**PROBLEM REQUIREMENTS:**
Please write out all of the records below exactly as they appear.
--------------------------------
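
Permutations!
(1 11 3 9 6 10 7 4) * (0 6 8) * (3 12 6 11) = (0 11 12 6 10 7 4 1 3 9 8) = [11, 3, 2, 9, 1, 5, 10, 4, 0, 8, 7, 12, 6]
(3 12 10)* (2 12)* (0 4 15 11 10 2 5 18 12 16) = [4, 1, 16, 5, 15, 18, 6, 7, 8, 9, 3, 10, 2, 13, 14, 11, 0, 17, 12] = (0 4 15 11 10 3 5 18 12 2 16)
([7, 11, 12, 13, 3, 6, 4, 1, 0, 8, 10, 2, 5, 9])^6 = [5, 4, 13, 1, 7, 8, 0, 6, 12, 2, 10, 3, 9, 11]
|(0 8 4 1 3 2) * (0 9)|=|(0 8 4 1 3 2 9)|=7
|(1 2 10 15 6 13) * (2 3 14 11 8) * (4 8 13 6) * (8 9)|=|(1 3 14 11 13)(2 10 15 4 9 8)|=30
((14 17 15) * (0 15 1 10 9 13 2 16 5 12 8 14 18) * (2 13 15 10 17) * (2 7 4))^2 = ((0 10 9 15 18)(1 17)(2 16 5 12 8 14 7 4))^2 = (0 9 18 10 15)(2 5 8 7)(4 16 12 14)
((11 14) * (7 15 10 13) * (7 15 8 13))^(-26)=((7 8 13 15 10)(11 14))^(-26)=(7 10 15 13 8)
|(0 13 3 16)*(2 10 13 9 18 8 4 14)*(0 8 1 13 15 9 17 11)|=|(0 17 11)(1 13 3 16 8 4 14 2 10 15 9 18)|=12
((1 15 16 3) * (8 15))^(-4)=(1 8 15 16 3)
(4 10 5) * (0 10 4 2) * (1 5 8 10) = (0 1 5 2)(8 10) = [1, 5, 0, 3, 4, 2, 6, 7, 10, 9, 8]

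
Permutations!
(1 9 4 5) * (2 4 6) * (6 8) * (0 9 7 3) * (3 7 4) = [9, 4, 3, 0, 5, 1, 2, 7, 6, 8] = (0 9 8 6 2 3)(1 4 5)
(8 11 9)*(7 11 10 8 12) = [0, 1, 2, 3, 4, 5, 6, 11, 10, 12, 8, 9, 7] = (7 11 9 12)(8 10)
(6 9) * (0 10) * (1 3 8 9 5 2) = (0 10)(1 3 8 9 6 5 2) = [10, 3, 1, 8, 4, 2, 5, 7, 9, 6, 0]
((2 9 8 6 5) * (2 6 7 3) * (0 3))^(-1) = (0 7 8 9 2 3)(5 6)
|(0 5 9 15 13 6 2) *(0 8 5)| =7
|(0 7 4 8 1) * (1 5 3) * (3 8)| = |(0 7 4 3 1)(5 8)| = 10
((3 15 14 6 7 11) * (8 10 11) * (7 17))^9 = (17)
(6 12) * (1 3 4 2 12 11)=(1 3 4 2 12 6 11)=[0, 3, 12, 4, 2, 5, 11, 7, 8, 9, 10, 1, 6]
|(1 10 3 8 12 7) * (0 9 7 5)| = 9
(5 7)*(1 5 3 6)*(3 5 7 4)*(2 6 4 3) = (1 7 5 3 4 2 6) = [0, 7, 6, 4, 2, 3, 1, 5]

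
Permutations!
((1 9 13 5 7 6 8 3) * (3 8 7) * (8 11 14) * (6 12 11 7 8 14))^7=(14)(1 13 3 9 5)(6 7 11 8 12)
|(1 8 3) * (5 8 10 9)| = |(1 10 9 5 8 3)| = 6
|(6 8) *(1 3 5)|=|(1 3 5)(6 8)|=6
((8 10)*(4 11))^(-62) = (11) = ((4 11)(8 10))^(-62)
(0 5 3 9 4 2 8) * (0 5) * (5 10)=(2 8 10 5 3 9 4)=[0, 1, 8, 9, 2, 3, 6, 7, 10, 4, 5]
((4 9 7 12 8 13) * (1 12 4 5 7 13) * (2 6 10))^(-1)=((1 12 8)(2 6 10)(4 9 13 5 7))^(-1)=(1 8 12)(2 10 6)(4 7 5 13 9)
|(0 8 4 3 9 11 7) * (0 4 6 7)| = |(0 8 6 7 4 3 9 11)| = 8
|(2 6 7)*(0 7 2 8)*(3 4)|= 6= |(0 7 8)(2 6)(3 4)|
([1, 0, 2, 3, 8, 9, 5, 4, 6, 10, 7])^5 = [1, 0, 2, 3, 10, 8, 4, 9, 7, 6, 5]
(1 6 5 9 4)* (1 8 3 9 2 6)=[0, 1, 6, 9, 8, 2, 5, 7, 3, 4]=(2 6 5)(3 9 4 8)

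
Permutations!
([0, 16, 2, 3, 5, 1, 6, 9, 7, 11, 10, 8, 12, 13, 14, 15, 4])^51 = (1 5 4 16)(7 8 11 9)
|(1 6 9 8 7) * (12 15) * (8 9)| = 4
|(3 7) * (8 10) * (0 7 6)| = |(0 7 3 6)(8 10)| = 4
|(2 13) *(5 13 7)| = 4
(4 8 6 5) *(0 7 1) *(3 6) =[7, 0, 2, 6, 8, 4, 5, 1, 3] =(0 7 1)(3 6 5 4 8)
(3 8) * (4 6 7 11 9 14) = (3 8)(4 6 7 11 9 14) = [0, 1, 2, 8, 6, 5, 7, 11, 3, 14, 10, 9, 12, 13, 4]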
--------------------------------
**ANSWER SECTION:**
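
Permutations!
(1 11 3 9 6 10 7 4) * (0 6 8) * (3 12 6 11) = (0 11 12 6 10 7 4 1 3 9 8) = [11, 3, 2, 9, 1, 5, 10, 4, 0, 8, 7, 12, 6]
(3 12 10)* (2 12)* (0 4 15 11 10 2 5 18 12 16) = [4, 1, 16, 5, 15, 18, 6, 7, 8, 9, 3, 10, 2, 13, 14, 11, 0, 17, 12] = (0 4 15 11 10 3 5 18 12 2 16)
([7, 11, 12, 13, 3, 6, 4, 1, 0, 8, 10, 2, 5, 9])^6 = [5, 4, 13, 1, 7, 8, 0, 6, 12, 2, 10, 3, 9, 11]
|(0 8 4 1 3 2) * (0 9)|=|(0 8 4 1 3 2 9)|=7
|(1 2 10 15 6 13) * (2 3 14 11 8) * (4 8 13 6) * (8 9)|=|(1 3 14 11 13)(2 10 15 4 9 8)|=30
((14 17 15) * (0 15 1 10 9 13 2 16 5 12 8 14 18) * (2 13 15 10 17) * (2 7 4))^2 = ((0 10 9 15 18)(1 17)(2 16 5 12 8 14 7 4))^2 = (0 9 18 10 15)(2 5 8 7)(4 16 12 14)
((11 14) * (7 15 10 13) * (7 15 8 13))^(-26)=((7 8 13 15 10)(11 14))^(-26)=(7 10 15 13 8)
|(0 13 3 16)*(2 10 13 9 18 8 4 14)*(0 8 1 13 15 9 17 11)|=|(0 17 11)(1 13 3 16 8 4 14 2 10 15 9 18)|=12
((1 15 16 3) * (8 15))^(-4)=(1 8 15 16 3)
(4 10 5) * (0 10 4 2) * (1 5 8 10) = (0 1 5 2)(8 10) = [1, 5, 0, 3, 4, 2, 6, 7, 10, 9, 8]

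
Permutations!
(1 9 4 5) * (2 4 6) * (6 8) * (0 9 7 3) * (3 7 4) = [9, 4, 3, 0, 5, 1, 2, 7, 6, 8] = (0 9 8 6 2 3)(1 4 5)
(8 11 9)*(7 11 10 8 12) = [0, 1, 2, 3, 4, 5, 6, 11, 10, 12, 8, 9, 7] = (7 11 9 12)(8 10)
(6 9) * (0 10) * (1 3 8 9 5 2) = (0 10)(1 3 8 9 6 5 2) = [10, 3, 1, 8, 4, 2, 5, 7, 9, 6, 0]
((2 9 8 6 5) * (2 6 7 3) * (0 3))^(-1) = (0 7 8 9 2 3)(5 6)
|(0 5 9 15 13 6 2) *(0 8 5)| =7
|(0 7 4 8 1) * (1 5 3) * (3 8)| = |(0 7 4 3 1)(5 8)| = 10
((3 15 14 6 7 11) * (8 10 11) * (7 17))^9 = (17)
(6 12) * (1 3 4 2 12 11)=(1 3 4 2 12 6 11)=[0, 3, 12, 4, 2, 5, 11, 7, 8, 9, 10, 1, 6]
|(1 10 3 8 12 7) * (0 9 7 5)| = 9
(5 7)*(1 5 3 6)*(3 5 7 4)*(2 6 4 3) = (1 7 5 3 4 2 6) = [0, 7, 6, 4, 2, 3, 1, 5]

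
Permutations!
((1 9 13 5 7 6 8 3) * (3 8 7) * (8 11 14) * (6 12 11 7 8 14))^7=(14)(1 13 3 9 5)(6 7 11 8 12)
|(1 8 3) * (5 8 10 9)| = |(1 10 9 5 8 3)| = 6
|(6 8) *(1 3 5)|=|(1 3 5)(6 8)|=6
((8 10)*(4 11))^(-62) = (11) = ((4 11)(8 10))^(-62)
(0 5 3 9 4 2 8) * (0 5) * (5 10)=(2 8 10 5 3 9 4)=[0, 1, 8, 9, 2, 3, 6, 7, 10, 4, 5]
((4 9 7 12 8 13) * (1 12 4 5 7 13) * (2 6 10))^(-1)=((1 12 8)(2 6 10)(4 9 13 5 7))^(-1)=(1 8 12)(2 10 6)(4 7 5 13 9)
|(0 8 4 3 9 11 7) * (0 4 6 7)| = |(0 8 6 7 4 3 9 11)| = 8
|(2 6 7)*(0 7 2 8)*(3 4)|= 6= |(0 7 8)(2 6)(3 4)|
([1, 0, 2, 3, 8, 9, 5, 4, 6, 10, 7])^5 = [1, 0, 2, 3, 10, 8, 4, 9, 7, 6, 5]
(1 6 5 9 4)* (1 8 3 9 2 6)=[0, 1, 6, 9, 8, 2, 5, 7, 3, 4]=(2 6 5)(3 9 4 8)

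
Permutations!
([0, 16, 2, 3, 5, 1, 6, 9, 7, 11, 10, 8, 12, 13, 14, 15, 4])^51 = (1 5 4 16)(7 8 11 9)
|(1 6 9 8 7) * (12 15) * (8 9)| = 4
|(3 7) * (8 10) * (0 7 6)| = |(0 7 3 6)(8 10)| = 4
|(2 13) *(5 13 7)| = 4
(4 8 6 5) *(0 7 1) *(3 6) =[7, 0, 2, 6, 8, 4, 5, 1, 3] =(0 7 1)(3 6 5 4 8)
(3 8) * (4 6 7 11 9 14) = (3 8)(4 6 7 11 9 14) = [0, 1, 2, 8, 6, 5, 7, 11, 3, 14, 10, 9, 12, 13, 4]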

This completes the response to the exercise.